Saved data entries:
________________

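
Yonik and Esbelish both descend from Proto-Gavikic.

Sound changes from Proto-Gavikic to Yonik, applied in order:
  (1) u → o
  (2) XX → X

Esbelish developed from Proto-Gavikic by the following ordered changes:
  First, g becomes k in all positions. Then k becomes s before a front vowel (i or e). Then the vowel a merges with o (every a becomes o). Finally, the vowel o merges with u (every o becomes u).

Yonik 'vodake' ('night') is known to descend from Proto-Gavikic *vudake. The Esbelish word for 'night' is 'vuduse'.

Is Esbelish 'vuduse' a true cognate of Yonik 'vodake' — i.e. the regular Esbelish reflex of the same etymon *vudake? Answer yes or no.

yes

Derive the expected Esbelish reflex of *vudake:
Esbelish: start from *vudake.
  rule 1: no change — vudake
  rule 2 (palatalisation): vudake → vudase
  rule 3 (vowel merger): vudase → vudose
  rule 4 (vowel merger): vudose → vuduse
  ⇒ Esbelish vuduse
Esbelish 'vuduse' matches the regular reflex exactly, so the pair is cognate.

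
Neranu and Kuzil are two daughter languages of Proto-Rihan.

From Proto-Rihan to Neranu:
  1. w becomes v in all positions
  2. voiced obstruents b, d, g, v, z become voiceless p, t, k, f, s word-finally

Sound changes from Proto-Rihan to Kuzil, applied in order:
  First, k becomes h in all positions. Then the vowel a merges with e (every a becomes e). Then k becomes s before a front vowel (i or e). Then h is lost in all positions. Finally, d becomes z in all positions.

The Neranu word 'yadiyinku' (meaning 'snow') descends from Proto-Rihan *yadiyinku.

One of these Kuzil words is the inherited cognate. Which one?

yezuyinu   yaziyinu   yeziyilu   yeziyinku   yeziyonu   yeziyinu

Kuzil: *yadiyinku
  yadiyinku → yadiyinhu   [unconditioned shift]
  yadiyinhu → yediyinhu   [vowel merger]
  yediyinhu (rule 3 does not apply)
  yediyinhu → yediyinu   [h-loss]
  yediyinu → yeziyinu   [unconditioned shift]
  giving Kuzil yeziyinu.
Only 'yeziyinu' matches the regular Kuzil development of *yadiyinku.

yeziyinu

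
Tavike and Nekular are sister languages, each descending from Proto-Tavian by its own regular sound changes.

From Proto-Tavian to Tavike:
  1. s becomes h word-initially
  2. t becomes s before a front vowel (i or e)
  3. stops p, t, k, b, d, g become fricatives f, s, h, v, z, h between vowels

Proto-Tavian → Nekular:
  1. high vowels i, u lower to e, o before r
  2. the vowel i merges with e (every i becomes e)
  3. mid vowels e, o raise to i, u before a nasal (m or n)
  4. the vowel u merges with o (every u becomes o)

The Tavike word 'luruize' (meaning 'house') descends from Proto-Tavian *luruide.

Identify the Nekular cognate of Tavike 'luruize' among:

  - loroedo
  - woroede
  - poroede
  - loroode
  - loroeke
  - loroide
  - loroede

Nekular: *luruide > loruide > loruede > loroede  (by pre-rhotic lowering, vowel merger, vowel merger)
Among the options, 'loroede' alone shows every Nekular change applied in order.

loroede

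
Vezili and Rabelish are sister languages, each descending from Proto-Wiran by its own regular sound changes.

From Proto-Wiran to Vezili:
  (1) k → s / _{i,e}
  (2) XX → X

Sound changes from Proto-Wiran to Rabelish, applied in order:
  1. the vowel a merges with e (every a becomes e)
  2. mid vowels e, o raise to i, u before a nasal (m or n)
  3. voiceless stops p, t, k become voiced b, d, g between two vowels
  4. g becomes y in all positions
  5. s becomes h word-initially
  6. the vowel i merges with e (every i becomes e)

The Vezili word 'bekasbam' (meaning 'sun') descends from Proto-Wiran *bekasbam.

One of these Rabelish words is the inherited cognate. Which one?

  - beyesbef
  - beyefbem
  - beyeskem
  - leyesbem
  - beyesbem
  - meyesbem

beyesbem

Rabelish: start from *bekasbam.
  rule 1 (vowel merger): bekasbam → bekesbem
  rule 2 (pre-nasal raising): bekesbem → bekesbim
  rule 3 (intervocalic voicing): bekesbim → begesbim
  rule 4 (unconditioned shift): begesbim → beyesbim
  rule 5: no change — beyesbim
  rule 6 (vowel merger): beyesbim → beyesbem
  ⇒ Rabelish beyesbem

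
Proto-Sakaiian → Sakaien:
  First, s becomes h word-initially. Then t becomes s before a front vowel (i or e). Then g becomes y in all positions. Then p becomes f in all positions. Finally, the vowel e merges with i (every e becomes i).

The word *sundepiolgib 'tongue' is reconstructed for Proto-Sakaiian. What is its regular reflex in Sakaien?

Sakaien: start from *sundepiolgib.
  rule 1 (debuccalisation): sundepiolgib → hundepiolgib
  rule 2: no change — hundepiolgib
  rule 3 (unconditioned shift): hundepiolgib → hundepiolyib
  rule 4 (unconditioned shift): hundepiolyib → hundefiolyib
  rule 5 (vowel merger): hundefiolyib → hundifiolyib
  ⇒ Sakaien hundifiolyib

hundifiolyib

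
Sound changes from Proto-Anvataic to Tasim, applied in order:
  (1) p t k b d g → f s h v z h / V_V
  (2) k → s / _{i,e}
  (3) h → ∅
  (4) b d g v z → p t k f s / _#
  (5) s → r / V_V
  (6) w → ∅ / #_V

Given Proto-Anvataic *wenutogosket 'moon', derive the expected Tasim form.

enuroosset

Tasim: start from *wenutogosket.
  rule 1 (intervocalic lenition): wenutogosket → wenusohosket
  rule 2 (palatalisation): wenusohosket → wenusohosset
  rule 3 (h-loss): wenusohosset → wenusoosset
  rule 4: no change — wenusoosset
  rule 5 (rhotacism): wenusoosset → wenuroosset
  rule 6 (glide loss): wenuroosset → enuroosset
  ⇒ Tasim enuroosset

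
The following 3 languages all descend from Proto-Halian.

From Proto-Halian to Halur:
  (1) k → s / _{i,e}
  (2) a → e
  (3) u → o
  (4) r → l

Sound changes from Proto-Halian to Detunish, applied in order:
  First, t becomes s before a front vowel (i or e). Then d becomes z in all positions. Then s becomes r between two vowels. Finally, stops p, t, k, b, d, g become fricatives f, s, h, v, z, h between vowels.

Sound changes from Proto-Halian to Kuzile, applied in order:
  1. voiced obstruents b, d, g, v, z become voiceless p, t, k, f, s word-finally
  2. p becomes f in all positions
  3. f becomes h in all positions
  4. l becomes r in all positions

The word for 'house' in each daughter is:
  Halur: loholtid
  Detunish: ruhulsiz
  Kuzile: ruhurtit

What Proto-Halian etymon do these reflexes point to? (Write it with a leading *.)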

________________

What you have to do: Quote the data above verbatim from its first line to the line that includes "Sound changes from Proto-Rihan", with both boundary lines retained.

Answer box:
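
Yonik and Esbelish both descend from Proto-Gavikic.

Sound changes from Proto-Gavikic to Yonik, applied in order:
  (1) u → o
  (2) XX → X

Esbelish developed from Proto-Gavikic by the following ordered changes:
  First, g becomes k in all positions. Then k becomes s before a front vowel (i or e). Then the vowel a merges with o (every a becomes o). Finally, the vowel o merges with u (every o becomes u).

Yonik 'vodake' ('night') is known to descend from Proto-Gavikic *vudake. The Esbelish word for 'night' is 'vuduse'.

Is Esbelish 'vuduse' a true cognate of Yonik 'vodake' — i.e. the regular Esbelish reflex of the same etymon *vudake? Answer yes or no.

yes

Derive the expected Esbelish reflex of *vudake:
Esbelish: start from *vudake.
  rule 1: no change — vudake
  rule 2 (palatalisation): vudake → vudase
  rule 3 (vowel merger): vudase → vudose
  rule 4 (vowel merger): vudose → vuduse
  ⇒ Esbelish vuduse
Esbelish 'vuduse' matches the regular reflex exactly, so the pair is cognate.

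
Neranu and Kuzil are two daughter languages of Proto-Rihan.

From Proto-Rihan to Neranu:
  1. w becomes v in all positions
  2. voiced obstruents b, d, g, v, z become voiceless p, t, k, f, s word-finally

Sound changes from Proto-Rihan to Kuzil, applied in order: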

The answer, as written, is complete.